Work item:
Instruction for the data below: set down exactly the lines from the line with "Cu^+(aq) + e- →" to the line with "K+(aq) + e- → K(s)", inclusive, and no others.
[Materials provided — start]
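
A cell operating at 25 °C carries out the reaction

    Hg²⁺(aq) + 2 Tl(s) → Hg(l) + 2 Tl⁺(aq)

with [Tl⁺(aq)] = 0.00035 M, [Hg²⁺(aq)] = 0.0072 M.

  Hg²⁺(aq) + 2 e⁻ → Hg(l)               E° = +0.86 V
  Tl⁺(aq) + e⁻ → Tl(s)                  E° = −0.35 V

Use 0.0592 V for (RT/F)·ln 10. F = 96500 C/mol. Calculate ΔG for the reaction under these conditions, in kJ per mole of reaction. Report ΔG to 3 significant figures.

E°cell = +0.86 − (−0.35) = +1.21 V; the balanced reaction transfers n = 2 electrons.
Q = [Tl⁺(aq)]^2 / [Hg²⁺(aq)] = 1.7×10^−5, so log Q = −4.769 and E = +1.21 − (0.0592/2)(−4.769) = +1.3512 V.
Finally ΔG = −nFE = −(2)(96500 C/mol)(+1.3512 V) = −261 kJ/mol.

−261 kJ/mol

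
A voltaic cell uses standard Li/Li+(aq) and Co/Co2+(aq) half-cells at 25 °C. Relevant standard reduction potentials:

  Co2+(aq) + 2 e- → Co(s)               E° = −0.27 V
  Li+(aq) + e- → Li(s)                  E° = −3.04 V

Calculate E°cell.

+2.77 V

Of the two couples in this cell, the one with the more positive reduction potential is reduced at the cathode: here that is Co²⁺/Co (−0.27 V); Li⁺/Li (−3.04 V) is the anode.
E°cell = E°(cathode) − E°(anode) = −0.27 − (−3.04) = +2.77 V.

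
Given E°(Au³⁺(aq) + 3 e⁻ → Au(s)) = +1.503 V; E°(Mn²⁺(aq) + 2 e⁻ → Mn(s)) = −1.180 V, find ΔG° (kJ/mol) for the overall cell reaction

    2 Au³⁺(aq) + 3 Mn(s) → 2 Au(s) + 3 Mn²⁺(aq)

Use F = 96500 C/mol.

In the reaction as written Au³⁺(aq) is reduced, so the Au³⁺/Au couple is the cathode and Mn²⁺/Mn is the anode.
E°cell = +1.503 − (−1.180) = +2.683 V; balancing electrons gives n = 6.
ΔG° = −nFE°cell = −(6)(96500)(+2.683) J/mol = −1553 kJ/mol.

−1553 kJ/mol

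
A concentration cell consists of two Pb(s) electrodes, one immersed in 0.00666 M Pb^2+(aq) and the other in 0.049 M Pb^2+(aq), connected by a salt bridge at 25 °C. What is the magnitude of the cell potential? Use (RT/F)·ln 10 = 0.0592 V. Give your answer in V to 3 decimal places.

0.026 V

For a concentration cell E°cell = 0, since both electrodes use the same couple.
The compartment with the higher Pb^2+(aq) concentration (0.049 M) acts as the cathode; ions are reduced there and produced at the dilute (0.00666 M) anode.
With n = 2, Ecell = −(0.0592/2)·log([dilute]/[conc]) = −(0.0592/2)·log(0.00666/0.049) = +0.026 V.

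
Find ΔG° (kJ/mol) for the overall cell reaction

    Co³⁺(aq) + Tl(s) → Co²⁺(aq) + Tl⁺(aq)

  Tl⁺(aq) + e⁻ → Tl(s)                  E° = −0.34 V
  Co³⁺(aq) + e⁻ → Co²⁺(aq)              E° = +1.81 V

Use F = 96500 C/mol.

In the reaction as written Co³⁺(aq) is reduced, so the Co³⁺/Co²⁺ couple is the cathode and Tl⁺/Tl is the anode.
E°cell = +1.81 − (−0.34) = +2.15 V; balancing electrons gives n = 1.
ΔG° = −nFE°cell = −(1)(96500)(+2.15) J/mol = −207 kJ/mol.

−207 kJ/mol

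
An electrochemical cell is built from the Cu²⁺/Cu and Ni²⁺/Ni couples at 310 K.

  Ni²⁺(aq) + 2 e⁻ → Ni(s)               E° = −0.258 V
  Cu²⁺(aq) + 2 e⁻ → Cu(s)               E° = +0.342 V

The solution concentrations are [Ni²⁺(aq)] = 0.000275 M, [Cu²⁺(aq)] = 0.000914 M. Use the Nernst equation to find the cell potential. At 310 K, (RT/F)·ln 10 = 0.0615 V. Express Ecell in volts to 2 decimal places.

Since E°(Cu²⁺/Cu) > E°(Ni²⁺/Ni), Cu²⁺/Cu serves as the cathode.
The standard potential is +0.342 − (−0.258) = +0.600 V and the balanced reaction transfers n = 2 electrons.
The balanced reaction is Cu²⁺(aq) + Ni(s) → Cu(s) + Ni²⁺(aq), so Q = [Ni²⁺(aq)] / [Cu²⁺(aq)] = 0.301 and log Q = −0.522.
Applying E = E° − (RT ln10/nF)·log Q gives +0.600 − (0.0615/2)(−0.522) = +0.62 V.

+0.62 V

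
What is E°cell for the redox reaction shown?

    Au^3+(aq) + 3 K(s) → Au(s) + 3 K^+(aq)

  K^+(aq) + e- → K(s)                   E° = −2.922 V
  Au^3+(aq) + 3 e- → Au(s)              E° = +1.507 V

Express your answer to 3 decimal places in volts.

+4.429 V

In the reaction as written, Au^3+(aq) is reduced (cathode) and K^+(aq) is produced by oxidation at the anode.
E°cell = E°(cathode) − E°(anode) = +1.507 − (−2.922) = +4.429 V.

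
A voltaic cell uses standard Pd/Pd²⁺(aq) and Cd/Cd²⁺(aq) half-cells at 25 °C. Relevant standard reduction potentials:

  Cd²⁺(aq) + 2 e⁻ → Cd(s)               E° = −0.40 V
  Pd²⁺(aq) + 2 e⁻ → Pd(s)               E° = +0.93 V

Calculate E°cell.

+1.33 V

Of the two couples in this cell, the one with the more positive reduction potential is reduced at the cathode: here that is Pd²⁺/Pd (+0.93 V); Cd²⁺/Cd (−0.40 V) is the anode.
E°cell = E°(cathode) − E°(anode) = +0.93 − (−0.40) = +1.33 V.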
[Materials provided — finish]
[Materials provided — start]
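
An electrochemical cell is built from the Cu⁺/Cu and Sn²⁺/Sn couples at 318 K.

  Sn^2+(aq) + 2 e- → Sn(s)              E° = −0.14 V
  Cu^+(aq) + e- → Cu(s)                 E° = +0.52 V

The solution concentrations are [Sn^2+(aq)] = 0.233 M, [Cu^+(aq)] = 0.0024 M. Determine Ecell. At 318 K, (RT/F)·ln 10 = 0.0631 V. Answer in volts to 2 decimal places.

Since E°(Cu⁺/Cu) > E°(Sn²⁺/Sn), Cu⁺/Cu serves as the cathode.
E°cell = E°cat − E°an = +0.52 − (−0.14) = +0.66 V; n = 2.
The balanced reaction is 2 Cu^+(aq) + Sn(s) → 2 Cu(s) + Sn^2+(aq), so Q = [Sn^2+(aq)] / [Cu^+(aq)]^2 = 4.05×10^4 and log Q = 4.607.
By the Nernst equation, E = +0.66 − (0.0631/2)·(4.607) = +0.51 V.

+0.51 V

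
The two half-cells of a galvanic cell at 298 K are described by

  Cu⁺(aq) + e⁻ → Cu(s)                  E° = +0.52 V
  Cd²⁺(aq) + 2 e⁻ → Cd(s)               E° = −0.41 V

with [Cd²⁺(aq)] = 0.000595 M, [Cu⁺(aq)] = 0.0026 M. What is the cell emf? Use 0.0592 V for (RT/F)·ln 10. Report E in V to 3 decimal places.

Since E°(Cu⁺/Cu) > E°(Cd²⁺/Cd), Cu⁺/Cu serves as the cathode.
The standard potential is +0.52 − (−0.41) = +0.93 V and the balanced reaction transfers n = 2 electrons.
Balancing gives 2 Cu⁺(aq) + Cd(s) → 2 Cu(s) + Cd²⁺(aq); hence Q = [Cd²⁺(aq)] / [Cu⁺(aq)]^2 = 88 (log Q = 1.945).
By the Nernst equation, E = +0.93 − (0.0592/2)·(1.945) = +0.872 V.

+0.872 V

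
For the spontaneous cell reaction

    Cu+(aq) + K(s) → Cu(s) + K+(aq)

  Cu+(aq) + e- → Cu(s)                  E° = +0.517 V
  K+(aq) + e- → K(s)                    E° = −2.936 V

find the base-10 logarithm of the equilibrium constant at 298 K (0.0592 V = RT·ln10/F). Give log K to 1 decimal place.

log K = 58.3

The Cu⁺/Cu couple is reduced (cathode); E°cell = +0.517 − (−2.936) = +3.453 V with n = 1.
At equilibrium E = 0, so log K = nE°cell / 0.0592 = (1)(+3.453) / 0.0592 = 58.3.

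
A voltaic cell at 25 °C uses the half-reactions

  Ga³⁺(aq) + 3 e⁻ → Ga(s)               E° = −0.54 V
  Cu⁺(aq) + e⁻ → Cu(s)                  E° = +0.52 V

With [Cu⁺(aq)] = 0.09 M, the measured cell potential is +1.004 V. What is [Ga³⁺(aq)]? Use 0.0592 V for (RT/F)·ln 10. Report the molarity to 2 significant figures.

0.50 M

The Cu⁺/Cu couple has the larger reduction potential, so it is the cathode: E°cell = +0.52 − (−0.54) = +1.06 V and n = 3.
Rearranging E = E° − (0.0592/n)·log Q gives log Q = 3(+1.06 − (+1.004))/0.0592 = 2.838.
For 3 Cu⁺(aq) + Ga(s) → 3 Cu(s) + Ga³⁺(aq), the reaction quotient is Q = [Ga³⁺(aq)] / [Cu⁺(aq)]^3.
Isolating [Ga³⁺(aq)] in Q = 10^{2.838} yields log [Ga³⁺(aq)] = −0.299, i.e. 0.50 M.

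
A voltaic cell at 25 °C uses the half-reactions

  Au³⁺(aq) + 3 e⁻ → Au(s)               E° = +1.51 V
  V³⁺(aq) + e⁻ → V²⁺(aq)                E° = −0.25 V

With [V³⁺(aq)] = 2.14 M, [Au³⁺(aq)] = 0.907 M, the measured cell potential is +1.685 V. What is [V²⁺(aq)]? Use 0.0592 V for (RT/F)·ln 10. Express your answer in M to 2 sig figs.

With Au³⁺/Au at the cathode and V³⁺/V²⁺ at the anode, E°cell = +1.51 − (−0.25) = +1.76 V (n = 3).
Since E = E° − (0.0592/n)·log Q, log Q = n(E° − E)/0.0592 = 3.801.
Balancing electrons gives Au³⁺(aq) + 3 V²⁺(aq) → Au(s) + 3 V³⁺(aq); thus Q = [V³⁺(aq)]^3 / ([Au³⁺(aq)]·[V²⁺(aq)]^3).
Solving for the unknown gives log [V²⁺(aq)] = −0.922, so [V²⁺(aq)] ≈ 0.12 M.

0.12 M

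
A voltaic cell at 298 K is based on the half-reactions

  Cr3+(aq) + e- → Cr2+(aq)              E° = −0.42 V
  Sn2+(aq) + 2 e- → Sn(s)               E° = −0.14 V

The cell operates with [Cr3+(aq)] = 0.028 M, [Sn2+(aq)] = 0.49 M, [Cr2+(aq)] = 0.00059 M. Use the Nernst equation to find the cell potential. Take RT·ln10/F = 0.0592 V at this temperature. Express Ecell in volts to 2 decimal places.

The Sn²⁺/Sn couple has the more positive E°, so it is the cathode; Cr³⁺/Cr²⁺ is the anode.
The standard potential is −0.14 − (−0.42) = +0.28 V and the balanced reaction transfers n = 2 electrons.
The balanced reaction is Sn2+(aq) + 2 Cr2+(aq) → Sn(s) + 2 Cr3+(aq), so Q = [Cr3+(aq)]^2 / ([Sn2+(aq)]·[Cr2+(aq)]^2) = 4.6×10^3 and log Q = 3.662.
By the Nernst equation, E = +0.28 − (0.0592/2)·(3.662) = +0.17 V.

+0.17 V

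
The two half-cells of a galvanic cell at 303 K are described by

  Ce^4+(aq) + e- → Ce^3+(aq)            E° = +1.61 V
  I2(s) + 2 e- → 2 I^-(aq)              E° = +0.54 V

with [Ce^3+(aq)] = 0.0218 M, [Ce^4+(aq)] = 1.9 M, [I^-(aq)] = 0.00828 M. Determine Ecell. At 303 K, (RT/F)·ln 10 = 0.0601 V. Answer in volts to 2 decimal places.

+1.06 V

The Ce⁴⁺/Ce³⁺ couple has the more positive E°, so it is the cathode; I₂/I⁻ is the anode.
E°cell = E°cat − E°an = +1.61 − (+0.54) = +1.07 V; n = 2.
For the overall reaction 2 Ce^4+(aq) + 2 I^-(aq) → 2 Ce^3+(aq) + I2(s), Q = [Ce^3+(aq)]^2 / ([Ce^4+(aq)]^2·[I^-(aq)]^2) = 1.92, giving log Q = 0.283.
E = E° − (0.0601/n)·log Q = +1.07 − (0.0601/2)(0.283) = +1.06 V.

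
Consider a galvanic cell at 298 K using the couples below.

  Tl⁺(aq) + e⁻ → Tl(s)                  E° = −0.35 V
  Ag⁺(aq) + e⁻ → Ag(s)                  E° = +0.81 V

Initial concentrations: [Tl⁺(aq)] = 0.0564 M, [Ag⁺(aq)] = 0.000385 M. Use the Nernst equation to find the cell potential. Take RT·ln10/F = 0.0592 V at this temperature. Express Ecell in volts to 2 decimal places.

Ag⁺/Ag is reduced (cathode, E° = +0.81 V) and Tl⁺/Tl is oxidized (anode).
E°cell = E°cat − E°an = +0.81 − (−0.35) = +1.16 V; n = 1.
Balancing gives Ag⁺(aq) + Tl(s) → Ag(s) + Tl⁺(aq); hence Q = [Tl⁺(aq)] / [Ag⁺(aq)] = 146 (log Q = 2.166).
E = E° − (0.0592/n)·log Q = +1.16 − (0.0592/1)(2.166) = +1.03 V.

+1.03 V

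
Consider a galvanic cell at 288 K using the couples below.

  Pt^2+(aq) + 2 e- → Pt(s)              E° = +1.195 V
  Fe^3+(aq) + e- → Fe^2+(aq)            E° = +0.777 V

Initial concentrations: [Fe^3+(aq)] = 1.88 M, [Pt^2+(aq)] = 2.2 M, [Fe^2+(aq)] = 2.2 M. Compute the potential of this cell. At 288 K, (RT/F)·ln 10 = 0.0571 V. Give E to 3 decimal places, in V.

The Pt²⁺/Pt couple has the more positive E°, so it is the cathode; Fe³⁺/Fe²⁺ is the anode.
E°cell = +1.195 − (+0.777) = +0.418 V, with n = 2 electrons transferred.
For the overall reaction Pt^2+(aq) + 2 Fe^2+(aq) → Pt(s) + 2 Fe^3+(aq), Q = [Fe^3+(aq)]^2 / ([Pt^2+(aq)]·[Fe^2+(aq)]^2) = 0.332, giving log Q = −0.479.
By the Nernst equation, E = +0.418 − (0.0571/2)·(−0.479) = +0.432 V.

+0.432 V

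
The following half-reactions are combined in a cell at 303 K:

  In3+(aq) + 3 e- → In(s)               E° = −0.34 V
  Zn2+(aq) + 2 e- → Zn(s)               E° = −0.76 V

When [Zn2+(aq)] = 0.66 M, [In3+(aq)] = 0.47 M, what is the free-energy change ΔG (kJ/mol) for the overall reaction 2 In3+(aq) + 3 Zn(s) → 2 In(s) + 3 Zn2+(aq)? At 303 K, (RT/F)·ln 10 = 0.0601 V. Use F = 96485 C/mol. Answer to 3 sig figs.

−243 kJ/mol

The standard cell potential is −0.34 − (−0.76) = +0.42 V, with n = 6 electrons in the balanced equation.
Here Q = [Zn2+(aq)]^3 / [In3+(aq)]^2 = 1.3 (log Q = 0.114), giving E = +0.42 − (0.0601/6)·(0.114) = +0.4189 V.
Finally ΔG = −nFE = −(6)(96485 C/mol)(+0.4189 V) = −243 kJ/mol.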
[Materials provided — finish]
Result for this task:
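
  Cu^+(aq) + e- → Cu(s)                 E° = +0.52 V

The solution concentrations are [Sn^2+(aq)] = 0.233 M, [Cu^+(aq)] = 0.0024 M. Determine Ecell. At 318 K, (RT/F)·ln 10 = 0.0631 V. Answer in volts to 2 decimal places.

Since E°(Cu⁺/Cu) > E°(Sn²⁺/Sn), Cu⁺/Cu serves as the cathode.
E°cell = E°cat − E°an = +0.52 − (−0.14) = +0.66 V; n = 2.
The balanced reaction is 2 Cu^+(aq) + Sn(s) → 2 Cu(s) + Sn^2+(aq), so Q = [Sn^2+(aq)] / [Cu^+(aq)]^2 = 4.05×10^4 and log Q = 4.607.
By the Nernst equation, E = +0.66 − (0.0631/2)·(4.607) = +0.51 V.

+0.51 V

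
The two half-cells of a galvanic cell at 298 K are described by

  Cu⁺(aq) + e⁻ → Cu(s)                  E° = +0.52 V
  Cd²⁺(aq) + 2 e⁻ → Cd(s)               E° = −0.41 V

with [Cd²⁺(aq)] = 0.000595 M, [Cu⁺(aq)] = 0.0026 M. What is the cell emf? Use 0.0592 V for (RT/F)·ln 10. Report E in V to 3 decimal places.

Since E°(Cu⁺/Cu) > E°(Cd²⁺/Cd), Cu⁺/Cu serves as the cathode.
The standard potential is +0.52 − (−0.41) = +0.93 V and the balanced reaction transfers n = 2 electrons.
Balancing gives 2 Cu⁺(aq) + Cd(s) → 2 Cu(s) + Cd²⁺(aq); hence Q = [Cd²⁺(aq)] / [Cu⁺(aq)]^2 = 88 (log Q = 1.945).
By the Nernst equation, E = +0.93 − (0.0592/2)·(1.945) = +0.872 V.

+0.872 V

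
For the spontaneous cell reaction

    Cu+(aq) + K(s) → Cu(s) + K+(aq)

  Cu+(aq) + e- → Cu(s)                  E° = +0.517 V
  K+(aq) + e- → K(s)                    E° = −2.936 V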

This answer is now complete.